# [Instructions for the task]
Give again the line that contains "An L-section is", plus every line after it to the end of the records, unchanged.

# [Input for this task]
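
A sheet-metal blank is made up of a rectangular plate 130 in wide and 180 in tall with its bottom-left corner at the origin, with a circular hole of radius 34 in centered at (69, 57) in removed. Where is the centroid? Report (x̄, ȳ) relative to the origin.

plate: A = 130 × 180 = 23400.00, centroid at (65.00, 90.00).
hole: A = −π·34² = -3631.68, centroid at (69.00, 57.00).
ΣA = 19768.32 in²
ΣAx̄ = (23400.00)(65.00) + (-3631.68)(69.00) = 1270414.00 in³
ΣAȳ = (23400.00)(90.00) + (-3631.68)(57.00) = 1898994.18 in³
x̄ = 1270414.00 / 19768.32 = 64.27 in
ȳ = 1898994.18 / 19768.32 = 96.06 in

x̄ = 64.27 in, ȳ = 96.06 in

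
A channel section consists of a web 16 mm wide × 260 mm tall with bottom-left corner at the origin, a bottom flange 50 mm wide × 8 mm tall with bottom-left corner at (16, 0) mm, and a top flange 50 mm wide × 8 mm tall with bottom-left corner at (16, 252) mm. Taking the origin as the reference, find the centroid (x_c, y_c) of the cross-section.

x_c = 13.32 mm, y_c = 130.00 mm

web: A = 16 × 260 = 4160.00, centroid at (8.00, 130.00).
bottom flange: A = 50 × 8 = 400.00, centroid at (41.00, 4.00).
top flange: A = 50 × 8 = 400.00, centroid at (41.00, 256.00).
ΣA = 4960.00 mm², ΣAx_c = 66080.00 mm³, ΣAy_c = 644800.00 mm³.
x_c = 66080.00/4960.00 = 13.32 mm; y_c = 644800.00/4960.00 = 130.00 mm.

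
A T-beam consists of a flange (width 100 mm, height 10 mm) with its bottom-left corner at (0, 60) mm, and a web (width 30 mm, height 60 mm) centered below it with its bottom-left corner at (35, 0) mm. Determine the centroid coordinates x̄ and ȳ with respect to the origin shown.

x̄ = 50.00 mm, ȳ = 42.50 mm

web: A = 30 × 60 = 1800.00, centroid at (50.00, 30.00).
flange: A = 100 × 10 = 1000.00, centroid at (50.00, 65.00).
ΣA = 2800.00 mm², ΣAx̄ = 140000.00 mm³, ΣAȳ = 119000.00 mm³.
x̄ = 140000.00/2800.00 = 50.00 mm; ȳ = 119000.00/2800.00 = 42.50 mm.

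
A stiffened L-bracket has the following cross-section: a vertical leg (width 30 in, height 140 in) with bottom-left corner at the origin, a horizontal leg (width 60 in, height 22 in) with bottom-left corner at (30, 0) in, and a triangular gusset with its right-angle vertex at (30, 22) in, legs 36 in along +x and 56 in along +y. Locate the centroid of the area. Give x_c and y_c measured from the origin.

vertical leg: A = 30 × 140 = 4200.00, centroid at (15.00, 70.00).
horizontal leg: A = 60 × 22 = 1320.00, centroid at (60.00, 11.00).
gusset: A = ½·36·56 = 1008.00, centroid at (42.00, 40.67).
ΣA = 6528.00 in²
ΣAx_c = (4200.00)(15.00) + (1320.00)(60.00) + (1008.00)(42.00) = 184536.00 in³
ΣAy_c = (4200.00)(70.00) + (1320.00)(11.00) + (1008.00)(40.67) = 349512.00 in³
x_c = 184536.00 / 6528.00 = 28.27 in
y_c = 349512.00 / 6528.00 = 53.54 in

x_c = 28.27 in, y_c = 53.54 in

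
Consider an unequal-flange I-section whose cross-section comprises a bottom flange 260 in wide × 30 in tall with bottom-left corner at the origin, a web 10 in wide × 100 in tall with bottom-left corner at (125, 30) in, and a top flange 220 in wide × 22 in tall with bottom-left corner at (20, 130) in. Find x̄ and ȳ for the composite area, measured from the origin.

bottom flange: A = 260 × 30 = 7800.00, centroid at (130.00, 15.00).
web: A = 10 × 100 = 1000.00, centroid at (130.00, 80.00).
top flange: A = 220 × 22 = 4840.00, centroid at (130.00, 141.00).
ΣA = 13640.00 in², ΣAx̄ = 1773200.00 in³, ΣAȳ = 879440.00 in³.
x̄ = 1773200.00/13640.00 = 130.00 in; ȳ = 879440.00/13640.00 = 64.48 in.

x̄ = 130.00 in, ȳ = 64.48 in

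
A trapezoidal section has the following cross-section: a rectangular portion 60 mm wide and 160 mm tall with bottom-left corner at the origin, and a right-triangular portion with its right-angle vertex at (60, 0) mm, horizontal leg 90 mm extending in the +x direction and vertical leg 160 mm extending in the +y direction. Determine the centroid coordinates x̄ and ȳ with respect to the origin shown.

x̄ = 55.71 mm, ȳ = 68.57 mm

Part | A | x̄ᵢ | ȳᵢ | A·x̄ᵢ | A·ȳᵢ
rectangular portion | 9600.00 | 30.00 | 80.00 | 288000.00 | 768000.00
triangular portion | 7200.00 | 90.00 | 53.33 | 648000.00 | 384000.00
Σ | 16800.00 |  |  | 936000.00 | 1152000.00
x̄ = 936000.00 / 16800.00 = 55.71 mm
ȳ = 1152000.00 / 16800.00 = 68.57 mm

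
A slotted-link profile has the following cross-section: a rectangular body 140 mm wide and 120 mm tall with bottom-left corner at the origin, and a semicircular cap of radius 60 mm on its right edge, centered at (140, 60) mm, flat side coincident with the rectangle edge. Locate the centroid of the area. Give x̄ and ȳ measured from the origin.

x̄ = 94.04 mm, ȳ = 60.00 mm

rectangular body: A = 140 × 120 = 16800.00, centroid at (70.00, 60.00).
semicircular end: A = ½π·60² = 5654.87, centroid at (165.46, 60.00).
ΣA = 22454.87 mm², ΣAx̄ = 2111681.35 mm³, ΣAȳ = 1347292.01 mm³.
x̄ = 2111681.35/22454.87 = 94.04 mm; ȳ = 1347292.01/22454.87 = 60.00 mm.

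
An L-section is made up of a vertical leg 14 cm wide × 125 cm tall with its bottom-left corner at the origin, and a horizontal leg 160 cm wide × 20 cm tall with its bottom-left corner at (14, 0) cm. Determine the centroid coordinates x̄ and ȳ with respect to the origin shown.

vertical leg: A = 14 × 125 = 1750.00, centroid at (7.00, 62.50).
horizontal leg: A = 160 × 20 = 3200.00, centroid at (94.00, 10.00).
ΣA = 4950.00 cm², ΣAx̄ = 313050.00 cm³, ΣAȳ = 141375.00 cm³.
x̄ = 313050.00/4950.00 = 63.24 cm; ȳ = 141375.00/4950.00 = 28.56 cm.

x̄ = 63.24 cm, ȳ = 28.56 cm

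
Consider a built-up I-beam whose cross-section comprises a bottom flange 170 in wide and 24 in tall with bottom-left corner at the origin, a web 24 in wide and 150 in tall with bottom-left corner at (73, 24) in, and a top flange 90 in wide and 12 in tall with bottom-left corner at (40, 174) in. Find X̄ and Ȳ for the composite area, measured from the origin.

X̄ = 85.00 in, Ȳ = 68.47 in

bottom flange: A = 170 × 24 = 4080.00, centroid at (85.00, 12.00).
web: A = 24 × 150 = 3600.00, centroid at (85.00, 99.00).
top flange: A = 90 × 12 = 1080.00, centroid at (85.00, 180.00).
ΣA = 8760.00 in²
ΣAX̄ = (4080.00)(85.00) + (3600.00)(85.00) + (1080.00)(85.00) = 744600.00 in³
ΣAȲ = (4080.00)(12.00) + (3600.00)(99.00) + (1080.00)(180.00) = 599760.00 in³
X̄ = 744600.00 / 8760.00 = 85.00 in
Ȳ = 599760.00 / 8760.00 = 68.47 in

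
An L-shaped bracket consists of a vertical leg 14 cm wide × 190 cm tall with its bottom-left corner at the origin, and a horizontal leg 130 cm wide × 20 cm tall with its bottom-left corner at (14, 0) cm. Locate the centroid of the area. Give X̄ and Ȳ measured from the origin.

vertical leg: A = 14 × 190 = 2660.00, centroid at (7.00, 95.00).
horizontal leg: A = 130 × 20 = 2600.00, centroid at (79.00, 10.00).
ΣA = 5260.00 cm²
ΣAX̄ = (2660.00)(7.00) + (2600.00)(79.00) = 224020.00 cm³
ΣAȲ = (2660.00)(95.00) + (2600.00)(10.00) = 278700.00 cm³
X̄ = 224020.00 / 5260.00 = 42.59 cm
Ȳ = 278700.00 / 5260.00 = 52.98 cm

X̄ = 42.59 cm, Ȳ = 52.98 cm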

# [Result of this exercise]
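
An L-section is made up of a vertical leg 14 cm wide × 125 cm tall with its bottom-left corner at the origin, and a horizontal leg 160 cm wide × 20 cm tall with its bottom-left corner at (14, 0) cm. Determine the centroid coordinates x̄ and ȳ with respect to the origin shown.

vertical leg: A = 14 × 125 = 1750.00, centroid at (7.00, 62.50).
horizontal leg: A = 160 × 20 = 3200.00, centroid at (94.00, 10.00).
ΣA = 4950.00 cm², ΣAx̄ = 313050.00 cm³, ΣAȳ = 141375.00 cm³.
x̄ = 313050.00/4950.00 = 63.24 cm; ȳ = 141375.00/4950.00 = 28.56 cm.

x̄ = 63.24 cm, ȳ = 28.56 cm

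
Consider a built-up I-beam whose cross-section comprises a bottom flange 170 in wide and 24 in tall with bottom-left corner at the origin, a web 24 in wide and 150 in tall with bottom-left corner at (73, 24) in, and a top flange 90 in wide and 12 in tall with bottom-left corner at (40, 174) in. Find X̄ and Ȳ for the composite area, measured from the origin.

X̄ = 85.00 in, Ȳ = 68.47 in

bottom flange: A = 170 × 24 = 4080.00, centroid at (85.00, 12.00).
web: A = 24 × 150 = 3600.00, centroid at (85.00, 99.00).
top flange: A = 90 × 12 = 1080.00, centroid at (85.00, 180.00).
ΣA = 8760.00 in²
ΣAX̄ = (4080.00)(85.00) + (3600.00)(85.00) + (1080.00)(85.00) = 744600.00 in³
ΣAȲ = (4080.00)(12.00) + (3600.00)(99.00) + (1080.00)(180.00) = 599760.00 in³
X̄ = 744600.00 / 8760.00 = 85.00 in
Ȳ = 599760.00 / 8760.00 = 68.47 in

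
An L-shaped bracket consists of a vertical leg 14 cm wide × 190 cm tall with its bottom-left corner at the origin, and a horizontal leg 130 cm wide × 20 cm tall with its bottom-left corner at (14, 0) cm. Locate the centroid of the area. Give X̄ and Ȳ measured from the origin.

vertical leg: A = 14 × 190 = 2660.00, centroid at (7.00, 95.00).
horizontal leg: A = 130 × 20 = 2600.00, centroid at (79.00, 10.00).
ΣA = 5260.00 cm²
ΣAX̄ = (2660.00)(7.00) + (2600.00)(79.00) = 224020.00 cm³
ΣAȲ = (2660.00)(95.00) + (2600.00)(10.00) = 278700.00 cm³
X̄ = 224020.00 / 5260.00 = 42.59 cm
Ȳ = 278700.00 / 5260.00 = 52.98 cm

X̄ = 42.59 cm, Ȳ = 52.98 cm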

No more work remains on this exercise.